▶ **Data records**:
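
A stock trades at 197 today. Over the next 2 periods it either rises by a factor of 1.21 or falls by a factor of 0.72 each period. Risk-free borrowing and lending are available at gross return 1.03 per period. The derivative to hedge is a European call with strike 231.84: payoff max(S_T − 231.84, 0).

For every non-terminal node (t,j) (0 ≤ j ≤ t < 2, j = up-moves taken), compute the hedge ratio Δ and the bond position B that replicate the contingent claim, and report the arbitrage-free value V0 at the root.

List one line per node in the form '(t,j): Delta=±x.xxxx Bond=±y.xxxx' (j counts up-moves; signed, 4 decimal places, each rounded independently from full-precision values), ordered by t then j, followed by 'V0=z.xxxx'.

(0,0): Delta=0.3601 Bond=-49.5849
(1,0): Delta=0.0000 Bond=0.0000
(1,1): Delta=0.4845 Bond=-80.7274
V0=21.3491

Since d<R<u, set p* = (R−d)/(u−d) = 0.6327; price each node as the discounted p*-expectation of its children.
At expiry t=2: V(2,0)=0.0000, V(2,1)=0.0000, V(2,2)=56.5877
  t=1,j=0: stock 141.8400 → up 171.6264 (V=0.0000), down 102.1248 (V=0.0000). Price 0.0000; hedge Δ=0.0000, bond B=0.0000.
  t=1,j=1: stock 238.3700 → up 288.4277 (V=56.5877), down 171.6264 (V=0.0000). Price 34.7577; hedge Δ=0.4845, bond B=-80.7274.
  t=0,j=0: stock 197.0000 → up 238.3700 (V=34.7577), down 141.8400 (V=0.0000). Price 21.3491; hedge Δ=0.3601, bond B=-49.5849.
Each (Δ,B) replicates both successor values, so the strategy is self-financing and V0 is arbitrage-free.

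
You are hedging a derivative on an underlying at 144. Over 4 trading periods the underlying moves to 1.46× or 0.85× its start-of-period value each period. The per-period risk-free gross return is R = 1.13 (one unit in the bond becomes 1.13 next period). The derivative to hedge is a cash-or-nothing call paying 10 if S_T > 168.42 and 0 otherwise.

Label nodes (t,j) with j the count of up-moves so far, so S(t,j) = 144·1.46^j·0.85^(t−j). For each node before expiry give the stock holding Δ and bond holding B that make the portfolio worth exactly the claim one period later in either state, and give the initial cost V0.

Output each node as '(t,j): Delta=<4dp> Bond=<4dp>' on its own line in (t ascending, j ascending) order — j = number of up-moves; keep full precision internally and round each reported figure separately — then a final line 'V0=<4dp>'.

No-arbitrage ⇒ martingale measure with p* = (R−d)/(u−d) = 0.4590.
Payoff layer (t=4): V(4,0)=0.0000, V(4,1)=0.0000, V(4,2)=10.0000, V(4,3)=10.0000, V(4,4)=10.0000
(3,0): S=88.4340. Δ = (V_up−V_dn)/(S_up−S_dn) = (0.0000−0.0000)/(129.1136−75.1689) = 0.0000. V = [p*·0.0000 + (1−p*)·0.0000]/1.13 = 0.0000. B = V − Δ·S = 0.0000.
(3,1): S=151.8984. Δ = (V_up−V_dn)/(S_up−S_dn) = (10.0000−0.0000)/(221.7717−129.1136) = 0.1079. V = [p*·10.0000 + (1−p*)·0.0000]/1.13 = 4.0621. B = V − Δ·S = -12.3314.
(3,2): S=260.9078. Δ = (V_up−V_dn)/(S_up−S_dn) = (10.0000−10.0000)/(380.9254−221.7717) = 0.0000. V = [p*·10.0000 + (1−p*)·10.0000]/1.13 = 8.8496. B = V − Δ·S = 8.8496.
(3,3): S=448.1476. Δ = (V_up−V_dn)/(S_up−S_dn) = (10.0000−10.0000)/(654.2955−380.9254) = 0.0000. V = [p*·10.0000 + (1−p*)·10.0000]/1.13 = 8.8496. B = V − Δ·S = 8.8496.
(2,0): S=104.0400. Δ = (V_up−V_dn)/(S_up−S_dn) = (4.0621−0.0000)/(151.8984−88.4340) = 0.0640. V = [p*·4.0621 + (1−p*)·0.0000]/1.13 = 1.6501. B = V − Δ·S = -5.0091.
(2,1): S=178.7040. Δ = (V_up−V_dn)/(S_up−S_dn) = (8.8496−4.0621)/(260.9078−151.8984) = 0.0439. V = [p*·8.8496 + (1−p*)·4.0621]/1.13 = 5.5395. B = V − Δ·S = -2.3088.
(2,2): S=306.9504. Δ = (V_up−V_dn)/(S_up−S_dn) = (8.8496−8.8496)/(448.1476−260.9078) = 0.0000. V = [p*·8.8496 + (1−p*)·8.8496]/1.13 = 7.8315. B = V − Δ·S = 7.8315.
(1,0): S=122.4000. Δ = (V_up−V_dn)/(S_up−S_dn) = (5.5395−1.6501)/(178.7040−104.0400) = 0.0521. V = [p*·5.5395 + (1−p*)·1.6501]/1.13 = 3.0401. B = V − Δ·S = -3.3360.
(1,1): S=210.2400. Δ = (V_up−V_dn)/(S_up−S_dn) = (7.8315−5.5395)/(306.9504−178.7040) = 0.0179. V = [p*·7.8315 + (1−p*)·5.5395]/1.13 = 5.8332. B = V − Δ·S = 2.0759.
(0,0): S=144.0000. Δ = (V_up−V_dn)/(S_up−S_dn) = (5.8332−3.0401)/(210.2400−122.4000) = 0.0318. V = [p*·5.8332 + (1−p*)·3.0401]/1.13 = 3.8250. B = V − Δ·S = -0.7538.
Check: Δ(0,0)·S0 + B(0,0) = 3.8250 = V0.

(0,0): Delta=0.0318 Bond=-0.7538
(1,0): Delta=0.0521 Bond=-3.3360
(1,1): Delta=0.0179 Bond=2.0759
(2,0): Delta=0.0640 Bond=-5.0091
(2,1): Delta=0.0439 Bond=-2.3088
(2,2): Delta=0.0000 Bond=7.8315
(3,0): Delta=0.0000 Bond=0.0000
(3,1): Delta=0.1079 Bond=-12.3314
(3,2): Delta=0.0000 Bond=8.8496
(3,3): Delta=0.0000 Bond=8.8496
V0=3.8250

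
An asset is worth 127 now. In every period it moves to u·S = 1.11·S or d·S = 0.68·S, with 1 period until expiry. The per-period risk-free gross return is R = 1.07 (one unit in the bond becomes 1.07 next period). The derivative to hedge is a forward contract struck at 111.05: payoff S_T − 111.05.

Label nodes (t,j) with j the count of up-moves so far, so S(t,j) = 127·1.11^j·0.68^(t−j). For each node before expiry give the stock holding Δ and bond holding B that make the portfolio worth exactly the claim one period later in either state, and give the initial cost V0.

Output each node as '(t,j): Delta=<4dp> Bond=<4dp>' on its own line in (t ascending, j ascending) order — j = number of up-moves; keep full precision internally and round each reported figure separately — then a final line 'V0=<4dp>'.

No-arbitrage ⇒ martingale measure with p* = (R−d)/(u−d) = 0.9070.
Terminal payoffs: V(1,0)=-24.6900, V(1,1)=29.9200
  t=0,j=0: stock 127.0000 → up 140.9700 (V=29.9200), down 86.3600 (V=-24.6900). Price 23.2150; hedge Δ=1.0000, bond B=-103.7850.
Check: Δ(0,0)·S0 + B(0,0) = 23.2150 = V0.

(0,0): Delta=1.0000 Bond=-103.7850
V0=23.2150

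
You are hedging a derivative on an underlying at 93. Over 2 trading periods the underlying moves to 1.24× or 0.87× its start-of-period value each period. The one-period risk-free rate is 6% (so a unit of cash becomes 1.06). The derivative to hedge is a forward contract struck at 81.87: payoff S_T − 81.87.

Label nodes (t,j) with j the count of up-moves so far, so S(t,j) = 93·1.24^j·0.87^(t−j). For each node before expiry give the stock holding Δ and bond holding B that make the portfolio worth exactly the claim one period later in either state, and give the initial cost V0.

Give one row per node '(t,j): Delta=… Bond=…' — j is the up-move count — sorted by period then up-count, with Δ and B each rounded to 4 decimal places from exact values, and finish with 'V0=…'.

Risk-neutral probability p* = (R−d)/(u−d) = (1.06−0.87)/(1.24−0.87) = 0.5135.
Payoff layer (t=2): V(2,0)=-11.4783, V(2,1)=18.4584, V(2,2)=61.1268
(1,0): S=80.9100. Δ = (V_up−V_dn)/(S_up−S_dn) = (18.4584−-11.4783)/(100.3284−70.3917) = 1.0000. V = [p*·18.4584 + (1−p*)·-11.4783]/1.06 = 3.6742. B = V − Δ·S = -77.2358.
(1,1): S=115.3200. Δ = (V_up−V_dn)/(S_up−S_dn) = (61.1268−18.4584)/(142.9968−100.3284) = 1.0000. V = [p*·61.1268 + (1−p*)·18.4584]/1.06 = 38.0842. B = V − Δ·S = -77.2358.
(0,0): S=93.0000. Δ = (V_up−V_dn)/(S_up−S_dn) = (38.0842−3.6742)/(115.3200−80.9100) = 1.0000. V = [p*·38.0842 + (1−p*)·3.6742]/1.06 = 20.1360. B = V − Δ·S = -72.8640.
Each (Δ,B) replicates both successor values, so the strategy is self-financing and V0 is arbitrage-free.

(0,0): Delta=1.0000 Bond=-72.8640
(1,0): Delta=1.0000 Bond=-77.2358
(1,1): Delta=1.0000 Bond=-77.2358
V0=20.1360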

▶ **Your objective**: Which lines run from the one with "Give one row" through the end of the listing above? Restate them word for word, with nothing else.

▶ **Written solution**:
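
Give one row per node '(t,j): Delta=… Bond=…' — j is the up-move count — sorted by period then up-count, with Δ and B each rounded to 4 decimal places from exact values, and finish with 'V0=…'.

Risk-neutral probability p* = (R−d)/(u−d) = (1.06−0.87)/(1.24−0.87) = 0.5135.
Payoff layer (t=2): V(2,0)=-11.4783, V(2,1)=18.4584, V(2,2)=61.1268
(1,0): S=80.9100. Δ = (V_up−V_dn)/(S_up−S_dn) = (18.4584−-11.4783)/(100.3284−70.3917) = 1.0000. V = [p*·18.4584 + (1−p*)·-11.4783]/1.06 = 3.6742. B = V − Δ·S = -77.2358.
(1,1): S=115.3200. Δ = (V_up−V_dn)/(S_up−S_dn) = (61.1268−18.4584)/(142.9968−100.3284) = 1.0000. V = [p*·61.1268 + (1−p*)·18.4584]/1.06 = 38.0842. B = V − Δ·S = -77.2358.
(0,0): S=93.0000. Δ = (V_up−V_dn)/(S_up−S_dn) = (38.0842−3.6742)/(115.3200−80.9100) = 1.0000. V = [p*·38.0842 + (1−p*)·3.6742]/1.06 = 20.1360. B = V − Δ·S = -72.8640.
Each (Δ,B) replicates both successor values, so the strategy is self-financing and V0 is arbitrage-free.

(0,0): Delta=1.0000 Bond=-72.8640
(1,0): Delta=1.0000 Bond=-77.2358
(1,1): Delta=1.0000 Bond=-77.2358
V0=20.1360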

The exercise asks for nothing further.